• **How to complete this task**
If a line comes after the one containing "Answer: -1907/9803 ≈ -0.19453", leave it out; copy every line before it, and that line too, exactly as written, starting from the first line of the entries.

BEGIN

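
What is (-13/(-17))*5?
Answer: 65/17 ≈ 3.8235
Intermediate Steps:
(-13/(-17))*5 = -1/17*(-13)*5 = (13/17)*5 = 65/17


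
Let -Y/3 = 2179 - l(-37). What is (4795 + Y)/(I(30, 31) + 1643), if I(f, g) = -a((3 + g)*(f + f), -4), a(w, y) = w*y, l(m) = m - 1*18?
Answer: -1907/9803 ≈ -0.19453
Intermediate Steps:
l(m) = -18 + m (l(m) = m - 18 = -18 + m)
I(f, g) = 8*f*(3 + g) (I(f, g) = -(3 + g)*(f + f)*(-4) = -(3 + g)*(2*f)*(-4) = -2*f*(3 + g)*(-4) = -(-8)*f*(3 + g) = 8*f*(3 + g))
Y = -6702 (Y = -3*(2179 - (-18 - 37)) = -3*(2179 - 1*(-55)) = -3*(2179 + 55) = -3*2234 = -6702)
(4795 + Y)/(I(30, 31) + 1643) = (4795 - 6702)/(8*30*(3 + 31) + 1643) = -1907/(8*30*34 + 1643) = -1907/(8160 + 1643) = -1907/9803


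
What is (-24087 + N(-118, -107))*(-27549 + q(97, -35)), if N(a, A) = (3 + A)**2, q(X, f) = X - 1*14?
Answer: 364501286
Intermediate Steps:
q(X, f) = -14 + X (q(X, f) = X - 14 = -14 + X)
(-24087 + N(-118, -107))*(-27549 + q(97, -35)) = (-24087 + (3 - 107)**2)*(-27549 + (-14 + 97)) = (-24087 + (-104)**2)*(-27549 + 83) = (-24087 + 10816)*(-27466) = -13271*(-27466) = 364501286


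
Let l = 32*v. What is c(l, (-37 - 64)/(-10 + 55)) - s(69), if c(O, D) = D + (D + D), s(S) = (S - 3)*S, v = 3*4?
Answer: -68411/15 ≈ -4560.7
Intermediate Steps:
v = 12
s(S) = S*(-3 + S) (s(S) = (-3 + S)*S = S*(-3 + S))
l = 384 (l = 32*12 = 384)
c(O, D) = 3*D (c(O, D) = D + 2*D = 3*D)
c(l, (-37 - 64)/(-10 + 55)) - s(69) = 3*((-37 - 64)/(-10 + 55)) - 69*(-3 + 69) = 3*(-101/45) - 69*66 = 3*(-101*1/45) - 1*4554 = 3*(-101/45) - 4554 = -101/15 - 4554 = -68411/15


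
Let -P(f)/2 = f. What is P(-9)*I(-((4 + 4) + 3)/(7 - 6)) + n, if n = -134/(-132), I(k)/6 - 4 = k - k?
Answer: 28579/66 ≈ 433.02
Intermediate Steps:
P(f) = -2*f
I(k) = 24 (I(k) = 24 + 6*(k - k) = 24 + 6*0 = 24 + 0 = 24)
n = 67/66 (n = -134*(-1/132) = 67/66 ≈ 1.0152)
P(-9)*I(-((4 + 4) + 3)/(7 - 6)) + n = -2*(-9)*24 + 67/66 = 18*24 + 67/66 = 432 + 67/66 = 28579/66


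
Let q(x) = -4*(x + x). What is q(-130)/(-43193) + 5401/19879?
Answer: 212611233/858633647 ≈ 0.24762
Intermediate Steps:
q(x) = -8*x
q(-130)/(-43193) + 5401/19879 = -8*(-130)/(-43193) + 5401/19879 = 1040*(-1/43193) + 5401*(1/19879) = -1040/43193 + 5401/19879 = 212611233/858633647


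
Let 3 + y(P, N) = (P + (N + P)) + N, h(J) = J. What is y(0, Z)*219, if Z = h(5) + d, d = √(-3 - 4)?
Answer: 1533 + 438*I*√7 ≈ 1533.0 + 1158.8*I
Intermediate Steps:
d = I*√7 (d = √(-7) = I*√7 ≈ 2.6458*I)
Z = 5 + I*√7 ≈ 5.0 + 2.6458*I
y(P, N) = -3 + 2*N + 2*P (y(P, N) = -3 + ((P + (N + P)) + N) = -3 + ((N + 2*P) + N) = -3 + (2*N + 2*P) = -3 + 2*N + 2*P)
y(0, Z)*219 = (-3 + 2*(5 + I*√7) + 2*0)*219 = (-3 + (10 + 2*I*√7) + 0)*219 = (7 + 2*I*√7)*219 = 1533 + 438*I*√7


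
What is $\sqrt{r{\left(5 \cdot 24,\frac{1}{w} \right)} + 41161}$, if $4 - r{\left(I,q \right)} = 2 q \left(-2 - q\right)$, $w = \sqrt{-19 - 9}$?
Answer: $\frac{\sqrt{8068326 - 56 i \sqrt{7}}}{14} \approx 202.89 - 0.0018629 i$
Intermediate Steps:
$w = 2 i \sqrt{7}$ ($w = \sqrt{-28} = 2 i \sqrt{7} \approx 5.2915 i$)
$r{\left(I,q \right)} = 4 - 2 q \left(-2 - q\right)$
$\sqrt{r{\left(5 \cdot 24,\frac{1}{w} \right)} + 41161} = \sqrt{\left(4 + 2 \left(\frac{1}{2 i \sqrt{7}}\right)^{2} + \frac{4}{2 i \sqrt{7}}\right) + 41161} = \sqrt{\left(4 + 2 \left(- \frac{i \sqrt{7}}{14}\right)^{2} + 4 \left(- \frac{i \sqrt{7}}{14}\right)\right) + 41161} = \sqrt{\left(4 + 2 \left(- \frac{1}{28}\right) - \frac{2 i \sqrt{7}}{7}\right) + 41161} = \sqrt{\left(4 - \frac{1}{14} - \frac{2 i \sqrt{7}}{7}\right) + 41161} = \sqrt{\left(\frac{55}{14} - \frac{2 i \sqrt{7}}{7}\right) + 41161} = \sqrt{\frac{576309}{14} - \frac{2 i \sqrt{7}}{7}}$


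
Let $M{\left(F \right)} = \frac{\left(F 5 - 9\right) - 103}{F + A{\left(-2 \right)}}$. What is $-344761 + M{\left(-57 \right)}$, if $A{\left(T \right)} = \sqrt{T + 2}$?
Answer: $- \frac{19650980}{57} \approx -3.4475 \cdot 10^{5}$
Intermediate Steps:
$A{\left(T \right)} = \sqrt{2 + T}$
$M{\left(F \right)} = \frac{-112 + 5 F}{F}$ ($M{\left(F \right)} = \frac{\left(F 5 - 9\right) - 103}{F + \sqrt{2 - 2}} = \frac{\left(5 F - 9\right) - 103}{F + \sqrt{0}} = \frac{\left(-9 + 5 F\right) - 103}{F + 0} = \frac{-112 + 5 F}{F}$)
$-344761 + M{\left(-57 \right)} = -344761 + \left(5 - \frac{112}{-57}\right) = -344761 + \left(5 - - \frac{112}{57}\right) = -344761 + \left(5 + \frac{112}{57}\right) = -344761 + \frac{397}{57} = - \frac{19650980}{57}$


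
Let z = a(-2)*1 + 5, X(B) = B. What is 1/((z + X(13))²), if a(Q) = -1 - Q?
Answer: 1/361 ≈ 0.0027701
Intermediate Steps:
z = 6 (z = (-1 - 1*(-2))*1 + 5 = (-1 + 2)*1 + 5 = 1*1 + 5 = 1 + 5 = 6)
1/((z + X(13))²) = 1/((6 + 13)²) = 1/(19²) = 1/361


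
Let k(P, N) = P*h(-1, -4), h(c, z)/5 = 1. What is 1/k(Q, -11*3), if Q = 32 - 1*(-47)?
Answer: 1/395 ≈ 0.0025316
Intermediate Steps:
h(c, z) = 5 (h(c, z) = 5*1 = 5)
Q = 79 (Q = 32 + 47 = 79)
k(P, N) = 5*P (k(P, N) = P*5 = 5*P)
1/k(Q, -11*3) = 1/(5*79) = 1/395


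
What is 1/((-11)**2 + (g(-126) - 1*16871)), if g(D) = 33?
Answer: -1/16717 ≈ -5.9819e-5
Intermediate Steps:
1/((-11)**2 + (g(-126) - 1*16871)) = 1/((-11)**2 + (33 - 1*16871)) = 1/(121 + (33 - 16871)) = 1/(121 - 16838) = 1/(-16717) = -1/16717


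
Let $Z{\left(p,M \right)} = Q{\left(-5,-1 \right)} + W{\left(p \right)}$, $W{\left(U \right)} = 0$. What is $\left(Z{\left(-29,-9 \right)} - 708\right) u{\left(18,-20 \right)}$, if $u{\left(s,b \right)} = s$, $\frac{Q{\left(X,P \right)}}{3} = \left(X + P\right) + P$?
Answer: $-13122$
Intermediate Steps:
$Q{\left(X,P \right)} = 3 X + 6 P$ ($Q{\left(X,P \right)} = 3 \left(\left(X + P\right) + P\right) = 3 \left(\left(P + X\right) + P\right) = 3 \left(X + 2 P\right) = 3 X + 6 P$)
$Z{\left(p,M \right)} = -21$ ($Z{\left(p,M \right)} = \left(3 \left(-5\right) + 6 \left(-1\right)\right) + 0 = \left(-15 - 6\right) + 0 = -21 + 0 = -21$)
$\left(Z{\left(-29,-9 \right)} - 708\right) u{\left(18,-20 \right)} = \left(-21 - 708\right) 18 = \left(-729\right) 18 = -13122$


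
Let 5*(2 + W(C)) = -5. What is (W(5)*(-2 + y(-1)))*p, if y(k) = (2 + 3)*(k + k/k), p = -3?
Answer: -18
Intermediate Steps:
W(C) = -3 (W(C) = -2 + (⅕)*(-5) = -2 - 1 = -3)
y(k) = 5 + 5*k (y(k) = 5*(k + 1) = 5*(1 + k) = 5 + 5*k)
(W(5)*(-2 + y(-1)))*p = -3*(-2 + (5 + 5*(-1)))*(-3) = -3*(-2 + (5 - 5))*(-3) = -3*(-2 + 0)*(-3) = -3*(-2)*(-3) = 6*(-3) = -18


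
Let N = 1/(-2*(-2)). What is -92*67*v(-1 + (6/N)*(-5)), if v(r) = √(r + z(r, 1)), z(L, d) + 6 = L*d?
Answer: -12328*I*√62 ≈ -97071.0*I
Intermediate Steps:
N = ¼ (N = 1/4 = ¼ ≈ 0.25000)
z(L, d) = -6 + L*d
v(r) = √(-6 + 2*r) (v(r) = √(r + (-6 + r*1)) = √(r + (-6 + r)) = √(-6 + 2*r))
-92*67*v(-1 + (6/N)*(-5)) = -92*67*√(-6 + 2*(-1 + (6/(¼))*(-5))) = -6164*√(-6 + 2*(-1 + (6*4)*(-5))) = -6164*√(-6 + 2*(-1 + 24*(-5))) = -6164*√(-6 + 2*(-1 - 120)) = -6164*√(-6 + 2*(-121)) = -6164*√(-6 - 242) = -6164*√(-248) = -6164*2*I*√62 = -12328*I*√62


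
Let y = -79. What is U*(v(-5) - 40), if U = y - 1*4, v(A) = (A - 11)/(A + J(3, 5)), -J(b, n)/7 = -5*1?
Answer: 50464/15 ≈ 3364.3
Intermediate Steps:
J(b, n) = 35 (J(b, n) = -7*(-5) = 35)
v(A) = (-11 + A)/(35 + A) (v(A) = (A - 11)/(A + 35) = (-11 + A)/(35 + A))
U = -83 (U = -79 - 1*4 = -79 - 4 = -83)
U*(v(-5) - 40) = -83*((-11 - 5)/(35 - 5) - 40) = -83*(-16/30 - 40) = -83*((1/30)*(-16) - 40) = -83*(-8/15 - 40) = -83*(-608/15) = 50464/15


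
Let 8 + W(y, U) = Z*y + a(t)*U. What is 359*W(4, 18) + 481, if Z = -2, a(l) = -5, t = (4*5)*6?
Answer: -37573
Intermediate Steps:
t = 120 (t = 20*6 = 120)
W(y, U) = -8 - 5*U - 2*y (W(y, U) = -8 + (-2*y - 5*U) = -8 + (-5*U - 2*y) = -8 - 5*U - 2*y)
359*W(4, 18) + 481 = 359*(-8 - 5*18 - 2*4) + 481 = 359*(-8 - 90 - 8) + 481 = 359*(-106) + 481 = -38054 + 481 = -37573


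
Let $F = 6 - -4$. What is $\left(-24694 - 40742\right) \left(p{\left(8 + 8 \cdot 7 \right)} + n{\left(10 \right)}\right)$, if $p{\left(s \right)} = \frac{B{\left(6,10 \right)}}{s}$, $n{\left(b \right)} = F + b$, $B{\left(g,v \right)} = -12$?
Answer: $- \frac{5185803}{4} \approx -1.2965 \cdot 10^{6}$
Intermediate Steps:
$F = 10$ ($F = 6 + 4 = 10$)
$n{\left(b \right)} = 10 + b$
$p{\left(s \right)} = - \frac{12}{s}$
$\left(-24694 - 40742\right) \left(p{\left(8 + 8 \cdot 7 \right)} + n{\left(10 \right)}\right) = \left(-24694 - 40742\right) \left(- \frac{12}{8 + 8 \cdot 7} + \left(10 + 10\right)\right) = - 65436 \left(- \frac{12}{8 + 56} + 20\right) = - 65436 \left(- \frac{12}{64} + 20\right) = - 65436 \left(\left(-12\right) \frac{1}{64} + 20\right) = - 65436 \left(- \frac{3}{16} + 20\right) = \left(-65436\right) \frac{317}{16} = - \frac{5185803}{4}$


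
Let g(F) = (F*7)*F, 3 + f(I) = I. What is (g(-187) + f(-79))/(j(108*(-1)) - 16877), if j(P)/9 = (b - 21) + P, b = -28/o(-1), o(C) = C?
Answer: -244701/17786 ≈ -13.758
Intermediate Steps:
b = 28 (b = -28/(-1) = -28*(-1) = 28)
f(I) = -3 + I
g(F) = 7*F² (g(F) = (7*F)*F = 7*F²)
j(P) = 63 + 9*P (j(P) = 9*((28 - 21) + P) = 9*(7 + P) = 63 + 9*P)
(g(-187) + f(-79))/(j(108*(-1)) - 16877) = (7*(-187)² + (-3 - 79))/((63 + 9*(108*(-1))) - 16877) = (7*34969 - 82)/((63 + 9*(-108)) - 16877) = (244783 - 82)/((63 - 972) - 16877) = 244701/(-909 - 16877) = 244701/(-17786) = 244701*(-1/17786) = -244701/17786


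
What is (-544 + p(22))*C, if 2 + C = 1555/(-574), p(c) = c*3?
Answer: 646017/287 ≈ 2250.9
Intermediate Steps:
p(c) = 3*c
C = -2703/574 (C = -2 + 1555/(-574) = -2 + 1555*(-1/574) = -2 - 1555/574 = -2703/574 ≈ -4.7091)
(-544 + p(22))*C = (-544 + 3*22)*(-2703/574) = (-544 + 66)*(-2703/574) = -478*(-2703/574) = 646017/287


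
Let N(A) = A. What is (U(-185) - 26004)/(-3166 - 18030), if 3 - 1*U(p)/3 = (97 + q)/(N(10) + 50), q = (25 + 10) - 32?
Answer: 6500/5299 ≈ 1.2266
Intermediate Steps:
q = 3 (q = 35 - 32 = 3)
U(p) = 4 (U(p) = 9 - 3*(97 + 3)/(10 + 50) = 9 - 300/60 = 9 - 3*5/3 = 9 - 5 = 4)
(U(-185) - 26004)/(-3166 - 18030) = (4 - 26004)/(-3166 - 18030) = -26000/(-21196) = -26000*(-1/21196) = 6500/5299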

END

• **Answer to the problem**
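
What is (-13/(-17))*5?
Answer: 65/17 ≈ 3.8235
Intermediate Steps:
(-13/(-17))*5 = -1/17*(-13)*5 = (13/17)*5 = 65/17


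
Let -Y/3 = 2179 - l(-37). What is (4795 + Y)/(I(30, 31) + 1643), if I(f, g) = -a((3 + g)*(f + f), -4), a(w, y) = w*y, l(m) = m - 1*18?
Answer: -1907/9803 ≈ -0.19453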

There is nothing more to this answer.